* What you will do:
Return exactly the lines below, starting with the one that has "Post-cure Tg increase: 37.8 C" and going on through the one that has "Temperature raised to".

*** Block opens ***

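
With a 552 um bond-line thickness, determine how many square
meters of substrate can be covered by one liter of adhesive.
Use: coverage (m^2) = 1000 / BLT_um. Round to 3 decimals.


Coverage = 1000 / 552 = 1.812 m^2

1.812


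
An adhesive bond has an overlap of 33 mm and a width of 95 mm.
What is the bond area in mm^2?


Bond area = overlap * width
= 33 * 95
= 3135 mm^2

3135


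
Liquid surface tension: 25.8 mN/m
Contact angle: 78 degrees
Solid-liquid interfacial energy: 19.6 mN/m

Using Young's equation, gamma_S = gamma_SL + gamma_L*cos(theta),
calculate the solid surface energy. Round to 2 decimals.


gamma_S = 19.6 + 25.8 * cos(78)
= 24.96 mN/m

24.96


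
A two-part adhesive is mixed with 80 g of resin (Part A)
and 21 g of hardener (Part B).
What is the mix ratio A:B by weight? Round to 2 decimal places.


Mix ratio = mass_A / mass_B
= 80 / 21
= 3.81

3.81


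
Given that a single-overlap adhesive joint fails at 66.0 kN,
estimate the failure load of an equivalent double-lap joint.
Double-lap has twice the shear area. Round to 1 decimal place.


Double-lap factor = 2
Expected load = 66.0 * 2 = 132.0 kN

132.0


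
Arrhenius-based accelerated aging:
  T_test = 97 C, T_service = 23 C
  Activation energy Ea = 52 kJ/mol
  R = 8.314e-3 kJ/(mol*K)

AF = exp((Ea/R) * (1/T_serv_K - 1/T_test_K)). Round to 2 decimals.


T_test_K = 370.15, T_serv_K = 296.15
AF = exp((52/8.314e-3) * (1/296.15 - 1/370.15))
= 68.18

68.18


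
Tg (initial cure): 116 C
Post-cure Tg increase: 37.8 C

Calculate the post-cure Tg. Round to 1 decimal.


Post-cure Tg = 116 + 37.8 = 153.8 C

153.8


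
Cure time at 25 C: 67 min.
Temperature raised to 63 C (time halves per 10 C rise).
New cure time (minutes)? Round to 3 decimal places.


Acceleration factor = 2^(38/10) = 13.9288
New time = 67 / 13.9288 = 4.810 min

4.810


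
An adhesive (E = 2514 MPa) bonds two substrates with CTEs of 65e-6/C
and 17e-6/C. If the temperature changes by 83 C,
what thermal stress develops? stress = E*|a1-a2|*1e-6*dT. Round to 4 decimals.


Stress = 2514 * |65 - 17| * 1e-6 * 83
= 10.0158 MPa

10.0158


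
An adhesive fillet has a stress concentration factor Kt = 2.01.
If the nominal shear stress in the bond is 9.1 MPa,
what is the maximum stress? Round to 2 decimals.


Max stress = 9.1 * 2.01 = 18.29 MPa

18.29


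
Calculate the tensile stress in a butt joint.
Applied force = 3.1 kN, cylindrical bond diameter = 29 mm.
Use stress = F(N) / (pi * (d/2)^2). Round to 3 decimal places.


A = pi * 14.5^2 = 660.5199 mm^2
sigma = 3100.0 / 660.5199 = 4.693 MPa

4.693


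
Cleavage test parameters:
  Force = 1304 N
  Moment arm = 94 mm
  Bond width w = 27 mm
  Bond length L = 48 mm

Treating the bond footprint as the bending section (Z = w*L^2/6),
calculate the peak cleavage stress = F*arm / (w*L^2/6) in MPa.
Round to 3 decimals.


M = 1304 * 94 = 122576 N*mm
Z = 27 * 48^2 / 6 = 62208 / 6 mm^3
sigma = M / Z = 6 * 122576 / 62208 = 735456 / 62208
= 11.823 MPa

11.823


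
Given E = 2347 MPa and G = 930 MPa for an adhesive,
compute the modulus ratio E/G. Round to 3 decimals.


E/G ratio = 2347 / 930 = 2.524

2.524


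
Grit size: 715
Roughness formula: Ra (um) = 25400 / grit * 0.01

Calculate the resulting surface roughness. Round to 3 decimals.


Ra = 25400 / 715 * 0.01
= 0.355 um

0.355


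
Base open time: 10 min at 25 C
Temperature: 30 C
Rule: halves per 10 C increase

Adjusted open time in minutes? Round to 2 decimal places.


Acceleration = 2^((30-25)/10) = 1.4142
Open time = 10 / 1.4142 = 7.07 min

7.07


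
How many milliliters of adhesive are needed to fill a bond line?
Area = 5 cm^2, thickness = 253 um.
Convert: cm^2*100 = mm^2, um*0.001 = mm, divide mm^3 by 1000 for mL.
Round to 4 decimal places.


= (5 * 100) * (253 * 0.001) / 1000
= 0.1265 mL

0.1265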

*** Block closes ***

* The answer:
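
Post-cure Tg increase: 37.8 C

Calculate the post-cure Tg. Round to 1 decimal.


Post-cure Tg = 116 + 37.8 = 153.8 C

153.8


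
Cure time at 25 C: 67 min.
Temperature raised to 63 C (time halves per 10 C rise).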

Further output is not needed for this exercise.